● Data extracts:
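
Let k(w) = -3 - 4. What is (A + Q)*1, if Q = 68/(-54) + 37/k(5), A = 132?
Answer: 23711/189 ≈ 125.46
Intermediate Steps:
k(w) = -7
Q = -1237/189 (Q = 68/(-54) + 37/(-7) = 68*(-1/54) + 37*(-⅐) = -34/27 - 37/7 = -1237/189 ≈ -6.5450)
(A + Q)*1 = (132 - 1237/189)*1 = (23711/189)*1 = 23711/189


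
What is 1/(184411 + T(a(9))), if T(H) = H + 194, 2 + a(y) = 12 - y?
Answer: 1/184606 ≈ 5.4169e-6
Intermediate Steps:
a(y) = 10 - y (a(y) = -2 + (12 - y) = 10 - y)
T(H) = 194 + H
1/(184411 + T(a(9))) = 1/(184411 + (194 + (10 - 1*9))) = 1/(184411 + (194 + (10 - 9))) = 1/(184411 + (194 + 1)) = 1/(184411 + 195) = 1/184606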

--

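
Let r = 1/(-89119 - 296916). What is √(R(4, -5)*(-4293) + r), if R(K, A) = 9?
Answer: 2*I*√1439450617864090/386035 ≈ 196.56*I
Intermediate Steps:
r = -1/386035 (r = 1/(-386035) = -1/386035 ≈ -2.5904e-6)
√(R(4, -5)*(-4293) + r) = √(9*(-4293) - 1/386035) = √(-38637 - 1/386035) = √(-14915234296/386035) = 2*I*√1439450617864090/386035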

==

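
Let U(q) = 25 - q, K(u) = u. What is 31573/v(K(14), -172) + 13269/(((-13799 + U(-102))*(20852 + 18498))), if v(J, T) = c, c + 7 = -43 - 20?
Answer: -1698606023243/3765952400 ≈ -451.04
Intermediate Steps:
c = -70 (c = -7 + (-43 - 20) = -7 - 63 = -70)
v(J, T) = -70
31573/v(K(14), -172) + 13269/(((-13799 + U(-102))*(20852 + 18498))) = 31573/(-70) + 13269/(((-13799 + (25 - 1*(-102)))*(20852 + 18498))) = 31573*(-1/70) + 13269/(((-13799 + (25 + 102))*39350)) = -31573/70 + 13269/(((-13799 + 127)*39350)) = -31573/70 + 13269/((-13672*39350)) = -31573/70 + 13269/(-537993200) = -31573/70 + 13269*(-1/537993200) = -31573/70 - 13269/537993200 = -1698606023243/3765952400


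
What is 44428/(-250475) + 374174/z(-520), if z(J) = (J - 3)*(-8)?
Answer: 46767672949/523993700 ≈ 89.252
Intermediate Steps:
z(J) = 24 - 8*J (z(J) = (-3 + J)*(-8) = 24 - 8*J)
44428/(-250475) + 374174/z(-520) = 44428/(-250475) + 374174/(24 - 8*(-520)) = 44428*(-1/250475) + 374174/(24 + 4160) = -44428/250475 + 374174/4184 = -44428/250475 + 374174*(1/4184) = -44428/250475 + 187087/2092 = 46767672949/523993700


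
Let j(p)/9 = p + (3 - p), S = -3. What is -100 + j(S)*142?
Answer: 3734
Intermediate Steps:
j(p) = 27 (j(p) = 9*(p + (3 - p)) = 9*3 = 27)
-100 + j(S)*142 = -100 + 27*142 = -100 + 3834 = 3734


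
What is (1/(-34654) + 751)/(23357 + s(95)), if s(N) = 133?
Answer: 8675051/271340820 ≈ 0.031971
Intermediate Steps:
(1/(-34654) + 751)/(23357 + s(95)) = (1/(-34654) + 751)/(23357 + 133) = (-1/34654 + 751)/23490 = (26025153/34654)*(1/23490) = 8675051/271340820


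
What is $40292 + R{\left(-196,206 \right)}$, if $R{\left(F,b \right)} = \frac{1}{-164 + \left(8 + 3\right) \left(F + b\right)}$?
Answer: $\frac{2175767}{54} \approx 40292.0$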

● What this task involves: Every line in the listing that holds the string "Answer" should be copied out.

● The completed task:
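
Answer: 23711/189 ≈ 125.46
Answer: 1/184606 ≈ 5.4169e-6
Answer: 2*I*√1439450617864090/386035 ≈ 196.56*I
Answer: -1698606023243/3765952400 ≈ -451.04
Answer: 46767672949/523993700 ≈ 89.252
Answer: 3734
Answer: 8675051/271340820 ≈ 0.031971
Answer: $\frac{2175767}{54} \approx 40292.0$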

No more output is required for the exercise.